_WORK ITEM_
From the entries below, output the line with "Evaluate 2.26 picocoulombs" and each following line up to and including the line with "How many times does 2.86", exactly as written.

== MATERIALS PROVIDED ==

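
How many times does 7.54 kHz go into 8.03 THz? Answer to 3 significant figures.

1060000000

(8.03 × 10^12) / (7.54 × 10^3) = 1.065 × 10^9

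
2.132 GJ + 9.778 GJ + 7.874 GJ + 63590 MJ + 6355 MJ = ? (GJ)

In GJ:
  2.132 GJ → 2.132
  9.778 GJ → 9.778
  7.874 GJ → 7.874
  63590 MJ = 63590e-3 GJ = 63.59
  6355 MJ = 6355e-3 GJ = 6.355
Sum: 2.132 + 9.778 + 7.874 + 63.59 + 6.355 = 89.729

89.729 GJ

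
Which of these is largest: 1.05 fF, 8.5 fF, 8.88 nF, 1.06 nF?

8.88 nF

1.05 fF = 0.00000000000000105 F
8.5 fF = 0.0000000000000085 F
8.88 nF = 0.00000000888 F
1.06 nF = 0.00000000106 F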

===
== MATERIALS PROVIDED ==

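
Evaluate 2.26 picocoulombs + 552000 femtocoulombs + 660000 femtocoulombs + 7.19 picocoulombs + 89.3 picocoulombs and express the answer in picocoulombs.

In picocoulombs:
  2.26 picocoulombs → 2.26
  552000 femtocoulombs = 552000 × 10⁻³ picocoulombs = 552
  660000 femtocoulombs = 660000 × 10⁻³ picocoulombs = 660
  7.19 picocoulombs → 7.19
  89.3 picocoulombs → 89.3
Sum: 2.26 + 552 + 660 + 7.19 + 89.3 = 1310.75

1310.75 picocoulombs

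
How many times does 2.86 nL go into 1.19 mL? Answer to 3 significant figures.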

===
== MATERIALS PROVIDED ==

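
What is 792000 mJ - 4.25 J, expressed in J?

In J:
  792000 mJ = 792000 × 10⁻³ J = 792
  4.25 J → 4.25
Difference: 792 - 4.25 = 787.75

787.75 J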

===

_ANSWER FOR THE TASK_
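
Evaluate 2.26 picocoulombs + 552000 femtocoulombs + 660000 femtocoulombs + 7.19 picocoulombs + 89.3 picocoulombs and express the answer in picocoulombs.

In picocoulombs:
  2.26 picocoulombs → 2.26
  552000 femtocoulombs = 552000 × 10⁻³ picocoulombs = 552
  660000 femtocoulombs = 660000 × 10⁻³ picocoulombs = 660
  7.19 picocoulombs → 7.19
  89.3 picocoulombs → 89.3
Sum: 2.26 + 552 + 660 + 7.19 + 89.3 = 1310.75

1310.75 picocoulombs

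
How many times does 2.86 nL go into 1.19 mL? Answer to 3 significant figures.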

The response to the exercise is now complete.